**DIRECTIONS FOR THIS TASK**
Return every line of the data below, exactly.

**TASK INPUTS**
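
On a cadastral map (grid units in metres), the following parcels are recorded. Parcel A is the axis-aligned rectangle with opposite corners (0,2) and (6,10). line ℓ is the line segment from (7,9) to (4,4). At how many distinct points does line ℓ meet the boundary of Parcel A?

The segment meets the boundary at (6,7.333).

1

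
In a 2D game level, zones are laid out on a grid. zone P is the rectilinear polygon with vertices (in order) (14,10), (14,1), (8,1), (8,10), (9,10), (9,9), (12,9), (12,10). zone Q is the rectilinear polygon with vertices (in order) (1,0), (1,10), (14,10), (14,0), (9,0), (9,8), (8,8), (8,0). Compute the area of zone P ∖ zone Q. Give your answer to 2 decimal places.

7.00

|zone P| = 51, |zone P∩zone Q| = 44.
|zone P ∖ zone Q| = |zone P| − |zone P∩zone Q| = 51 − 44 = 7.00.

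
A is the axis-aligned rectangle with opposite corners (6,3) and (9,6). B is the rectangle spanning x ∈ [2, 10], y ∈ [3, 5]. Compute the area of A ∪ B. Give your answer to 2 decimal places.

19.00

By inclusion–exclusion:
Individual areas: |A| = 9, |B| = 16.
|A∩B|: x∈[6,9], y∈[3,5] → 3·2 = 6.
|A ∪ B| = 25 − 6 = 19.00.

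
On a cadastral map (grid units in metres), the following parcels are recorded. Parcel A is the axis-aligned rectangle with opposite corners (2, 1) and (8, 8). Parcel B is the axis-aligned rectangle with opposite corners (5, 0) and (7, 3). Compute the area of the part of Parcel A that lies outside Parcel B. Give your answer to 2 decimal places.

38.00

|Parcel A∩Parcel B|: x∈[5,7], y∈[1,3] → 2·2 = 4.
|Parcel A| = 42.
|Parcel A ∖ Parcel B| = |Parcel A| − |Parcel A∩Parcel B| = 42 − 4 = 38.00.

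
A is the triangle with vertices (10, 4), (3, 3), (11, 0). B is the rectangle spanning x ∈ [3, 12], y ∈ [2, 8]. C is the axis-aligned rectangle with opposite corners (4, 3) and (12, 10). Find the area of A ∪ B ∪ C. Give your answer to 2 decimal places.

74.83

By inclusion–exclusion:
Individual areas: |A| = 14.5, |B| = 54, |C| = 56.
|A∩B| = 9.6667.
|A∩C| = 3.5536.
|B∩C|: x∈[4,12], y∈[3,8] → 8·5 = 40.
|A∩B∩C| = 3.5536.
|A ∪ B ∪ C| = 124.5 − 53.2202 + 3.5536 = 74.83.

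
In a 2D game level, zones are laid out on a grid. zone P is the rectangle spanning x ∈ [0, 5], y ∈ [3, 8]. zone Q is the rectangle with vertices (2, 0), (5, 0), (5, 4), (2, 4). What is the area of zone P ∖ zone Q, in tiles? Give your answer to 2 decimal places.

|zone P∩zone Q|: x∈[2,5], y∈[3,4] → 3·1 = 3.
|zone P| = 25.
|zone P ∖ zone Q| = |zone P| − |zone P∩zone Q| = 25 − 3 = 22.00.

22.00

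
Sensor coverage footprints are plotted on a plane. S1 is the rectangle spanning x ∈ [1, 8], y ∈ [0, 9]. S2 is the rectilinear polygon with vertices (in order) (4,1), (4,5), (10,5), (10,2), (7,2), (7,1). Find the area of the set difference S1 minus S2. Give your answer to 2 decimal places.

48.00

|S1| = 63, |S1∩S2| = 15.
|S1 ∖ S2| = |S1| − |S1∩S2| = 63 − 15 = 48.00.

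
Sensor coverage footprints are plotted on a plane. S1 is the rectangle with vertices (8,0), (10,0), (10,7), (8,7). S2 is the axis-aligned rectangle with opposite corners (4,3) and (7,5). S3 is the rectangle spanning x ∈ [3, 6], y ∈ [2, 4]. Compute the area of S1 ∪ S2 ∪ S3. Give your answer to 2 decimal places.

24.00

By inclusion–exclusion:
Individual areas: |S1| = 14, |S2| = 6, |S3| = 6.
|S1∩S2| = 0 (no overlap).
|S1∩S3| = 0 (no overlap).
|S2∩S3|: x∈[4,6], y∈[3,4] → 2·1 = 2.
|S1∩S2∩S3| = 0.
|S1 ∪ S2 ∪ S3| = 26 − 2 + 0 = 24.00.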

**EXPECTED OUTPUT**
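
On a cadastral map (grid units in metres), the following parcels are recorded. Parcel A is the axis-aligned rectangle with opposite corners (0,2) and (6,10). line ℓ is the line segment from (7,9) to (4,4). At how many distinct points does line ℓ meet the boundary of Parcel A?

The segment meets the boundary at (6,7.333).

1

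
In a 2D game level, zones are laid out on a grid. zone P is the rectilinear polygon with vertices (in order) (14,10), (14,1), (8,1), (8,10), (9,10), (9,9), (12,9), (12,10). zone Q is the rectilinear polygon with vertices (in order) (1,0), (1,10), (14,10), (14,0), (9,0), (9,8), (8,8), (8,0). Compute the area of zone P ∖ zone Q. Give your answer to 2 decimal places.

7.00

|zone P| = 51, |zone P∩zone Q| = 44.
|zone P ∖ zone Q| = |zone P| − |zone P∩zone Q| = 51 − 44 = 7.00.

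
A is the axis-aligned rectangle with opposite corners (6,3) and (9,6). B is the rectangle spanning x ∈ [2, 10], y ∈ [3, 5]. Compute the area of A ∪ B. Give your answer to 2 decimal places.

19.00

By inclusion–exclusion:
Individual areas: |A| = 9, |B| = 16.
|A∩B|: x∈[6,9], y∈[3,5] → 3·2 = 6.
|A ∪ B| = 25 − 6 = 19.00.

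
On a cadastral map (grid units in metres), the following parcels are recorded. Parcel A is the axis-aligned rectangle with opposite corners (2, 1) and (8, 8). Parcel B is the axis-aligned rectangle with opposite corners (5, 0) and (7, 3). Compute the area of the part of Parcel A that lies outside Parcel B. Give your answer to 2 decimal places.

38.00

|Parcel A∩Parcel B|: x∈[5,7], y∈[1,3] → 2·2 = 4.
|Parcel A| = 42.
|Parcel A ∖ Parcel B| = |Parcel A| − |Parcel A∩Parcel B| = 42 − 4 = 38.00.

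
A is the triangle with vertices (10, 4), (3, 3), (11, 0). B is the rectangle spanning x ∈ [3, 12], y ∈ [2, 8]. C is the axis-aligned rectangle with opposite corners (4, 3) and (12, 10). Find the area of A ∪ B ∪ C. Give your answer to 2 decimal places.

74.83

By inclusion–exclusion:
Individual areas: |A| = 14.5, |B| = 54, |C| = 56.
|A∩B| = 9.6667.
|A∩C| = 3.5536.
|B∩C|: x∈[4,12], y∈[3,8] → 8·5 = 40.
|A∩B∩C| = 3.5536.
|A ∪ B ∪ C| = 124.5 − 53.2202 + 3.5536 = 74.83.

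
In a 2D game level, zones are laid out on a grid. zone P is the rectangle spanning x ∈ [0, 5], y ∈ [3, 8]. zone Q is the rectangle with vertices (2, 0), (5, 0), (5, 4), (2, 4). What is the area of zone P ∖ zone Q, in tiles? Give your answer to 2 decimal places.

|zone P∩zone Q|: x∈[2,5], y∈[3,4] → 3·1 = 3.
|zone P| = 25.
|zone P ∖ zone Q| = |zone P| − |zone P∩zone Q| = 25 − 3 = 22.00.

22.00

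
Sensor coverage footprints are plotted on a plane. S1 is the rectangle spanning x ∈ [1, 8], y ∈ [0, 9]. S2 is the rectilinear polygon with vertices (in order) (4,1), (4,5), (10,5), (10,2), (7,2), (7,1). Find the area of the set difference S1 minus S2. Give your answer to 2 decimal places.

48.00

|S1| = 63, |S1∩S2| = 15.
|S1 ∖ S2| = |S1| − |S1∩S2| = 63 − 15 = 48.00.

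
Sensor coverage footprints are plotted on a plane. S1 is the rectangle with vertices (8,0), (10,0), (10,7), (8,7). S2 is the axis-aligned rectangle with opposite corners (4,3) and (7,5). S3 is the rectangle spanning x ∈ [3, 6], y ∈ [2, 4]. Compute the area of S1 ∪ S2 ∪ S3. Give your answer to 2 decimal places.

24.00

By inclusion–exclusion:
Individual areas: |S1| = 14, |S2| = 6, |S3| = 6.
|S1∩S2| = 0 (no overlap).
|S1∩S3| = 0 (no overlap).
|S2∩S3|: x∈[4,6], y∈[3,4] → 2·1 = 2.
|S1∩S2∩S3| = 0.
|S1 ∪ S2 ∪ S3| = 26 − 2 + 0 = 24.00.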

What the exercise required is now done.